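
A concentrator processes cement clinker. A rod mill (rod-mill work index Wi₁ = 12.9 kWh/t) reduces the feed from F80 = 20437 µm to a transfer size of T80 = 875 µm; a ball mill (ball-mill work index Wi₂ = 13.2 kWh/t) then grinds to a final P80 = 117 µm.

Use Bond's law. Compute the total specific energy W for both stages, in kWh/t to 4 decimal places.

W = 11.1996 kWh/t

W_Bond = 10·Wi·(1/√P₈₀ − 1/√F₈₀)
Stage 1 (20437→875 µm, Wi₁=12.9): W₁ = 10·12.9·(0.033806 − 0.006995) = 3.4586 kWh/t
Stage 2 (875→117 µm, Wi₂=13.2): W₂ = 10·13.2·(0.092450 − 0.033806) = 7.7410 kWh/t
W = W₁ + W₂ = 3.4586 + 7.7410 = 11.1996 kWh/t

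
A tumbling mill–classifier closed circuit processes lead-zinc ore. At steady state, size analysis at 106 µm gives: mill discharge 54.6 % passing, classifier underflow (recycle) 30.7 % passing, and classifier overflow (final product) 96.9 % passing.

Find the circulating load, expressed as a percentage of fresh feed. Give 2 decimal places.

CL = 176.99 %

Let r = R/F. Size balance at 106 µm:
(1+r)d = ru + o → r = (o−d)/(d−u)
r = (96.9 − 54.6)/(54.6 − 30.7) = 42.3/23.9 = 1.7699
CL = 100·r = 176.99 %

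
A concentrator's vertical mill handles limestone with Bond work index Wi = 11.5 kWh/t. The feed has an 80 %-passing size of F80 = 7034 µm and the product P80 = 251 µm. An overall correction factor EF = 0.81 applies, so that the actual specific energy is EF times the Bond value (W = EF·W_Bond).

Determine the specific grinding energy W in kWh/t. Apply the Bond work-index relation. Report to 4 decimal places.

W = 10·Wi·[P80^(−½) − F80^(−½)]
1/√251 = 0.063119;  1/√7034 = 0.011923
W = 10·11.5·(0.063119 − 0.011923) = 5.8875 kWh/t
Apply correction: 5.8875 × 0.81 = 4.7689 kWh/t

W = 4.7689 kWh/t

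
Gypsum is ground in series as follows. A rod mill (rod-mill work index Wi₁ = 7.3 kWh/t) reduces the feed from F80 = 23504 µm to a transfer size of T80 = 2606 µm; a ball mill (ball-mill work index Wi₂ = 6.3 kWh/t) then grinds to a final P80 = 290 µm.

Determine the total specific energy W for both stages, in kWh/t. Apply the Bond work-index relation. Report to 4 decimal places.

Bond:  W = 10 Wi (1/√P − 1/√F)
Stage 1 (23504→2606 µm, Wi₁=7.3): W₁ = 10·7.3·(0.019589 − 0.006523) = 0.9538 kWh/t
Stage 2 (2606→290 µm, Wi₂=6.3): W₂ = 10·6.3·(0.058722 − 0.019589) = 2.4654 kWh/t
W = W₁ + W₂ = 0.9538 + 2.4654 = 3.4192 kWh/t

W = 3.4192 kWh/t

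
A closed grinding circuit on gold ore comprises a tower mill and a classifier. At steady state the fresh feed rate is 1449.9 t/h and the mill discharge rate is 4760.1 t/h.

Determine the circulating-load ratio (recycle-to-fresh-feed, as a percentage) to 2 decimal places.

CL = 228.31 %

Discharge = new feed + return, hence
R = M − F = 4760.1 − 1449.9 = 3310.2 t/h
CL = 100·R/F = 100·3310.2/1449.9 = 228.31 %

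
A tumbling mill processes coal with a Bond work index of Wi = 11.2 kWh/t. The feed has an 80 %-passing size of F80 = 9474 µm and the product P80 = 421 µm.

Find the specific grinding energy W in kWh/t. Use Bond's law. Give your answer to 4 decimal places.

W_Bond = 10·Wi·(1/√P₈₀ − 1/√F₈₀)
1/√421 = 0.048737;  1/√9474 = 0.010274
W = 10·11.2·(0.048737 − 0.010274) = 4.3079 kWh/t

W = 4.3079 kWh/t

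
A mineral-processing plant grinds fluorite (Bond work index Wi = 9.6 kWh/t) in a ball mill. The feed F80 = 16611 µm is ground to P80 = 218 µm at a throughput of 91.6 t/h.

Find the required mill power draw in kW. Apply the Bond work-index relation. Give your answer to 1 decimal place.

P = 527.3 kW

W = 10 Wi (P80^-0.5 − F80^-0.5)
W = 10·9.6·(1/√218 − 1/√16611) = 10·9.6·(0.059970) = 5.7571 kWh/t
P_mill = W·ṁ = 5.7571·91.6 = 527.3 kW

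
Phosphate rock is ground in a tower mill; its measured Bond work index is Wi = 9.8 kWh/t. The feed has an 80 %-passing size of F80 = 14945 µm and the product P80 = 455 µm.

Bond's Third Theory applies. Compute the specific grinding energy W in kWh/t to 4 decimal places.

W = 3.7927 kWh/t

Bond:  W = 10 Wi (1/√P − 1/√F)
1/√455 = 0.046881;  1/√14945 = 0.008180
W = 10·9.8·(0.046881 − 0.008180) = 3.7927 kWh/t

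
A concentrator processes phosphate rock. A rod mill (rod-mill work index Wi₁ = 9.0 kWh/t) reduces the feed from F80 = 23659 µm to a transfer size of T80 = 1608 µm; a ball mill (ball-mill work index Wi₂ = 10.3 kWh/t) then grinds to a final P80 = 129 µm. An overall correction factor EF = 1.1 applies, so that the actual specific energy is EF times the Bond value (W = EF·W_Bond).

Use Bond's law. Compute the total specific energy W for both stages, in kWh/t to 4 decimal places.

W = 10 Wi (P80^-0.5 − F80^-0.5)
Stage 1 (23659→1608 µm, Wi₁=9.0): W₁ = 10·9.0·(0.024938 − 0.006501) = 1.6593 kWh/t
Stage 2 (1608→129 µm, Wi₂=10.3): W₂ = 10·10.3·(0.088045 − 0.024938) = 6.5001 kWh/t
W = W₁ + W₂ = 1.6593 + 6.5001 = 8.1593 kWh/t
Apply correction: 8.1593 × 1.1 = 8.9753 kWh/t

W = 8.9753 kWh/t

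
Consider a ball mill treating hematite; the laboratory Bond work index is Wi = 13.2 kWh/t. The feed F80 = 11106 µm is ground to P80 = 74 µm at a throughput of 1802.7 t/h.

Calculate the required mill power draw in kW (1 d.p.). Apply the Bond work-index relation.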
##############################
## What the exercise asks
The lines needed are those in the data above that hold the string "actual"; copy each of them.

## Answer section
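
A concentrator's vertical mill handles limestone with Bond work index Wi = 11.5 kWh/t. The feed has an 80 %-passing size of F80 = 7034 µm and the product P80 = 251 µm. An overall correction factor EF = 0.81 applies, so that the actual specific energy is EF times the Bond value (W = EF·W_Bond).
A concentrator processes phosphate rock. A rod mill (rod-mill work index Wi₁ = 9.0 kWh/t) reduces the feed from F80 = 23659 µm to a transfer size of T80 = 1608 µm; a ball mill (ball-mill work index Wi₂ = 10.3 kWh/t) then grinds to a final P80 = 129 µm. An overall correction factor EF = 1.1 applies, so that the actual specific energy is EF times the Bond value (W = EF·W_Bond).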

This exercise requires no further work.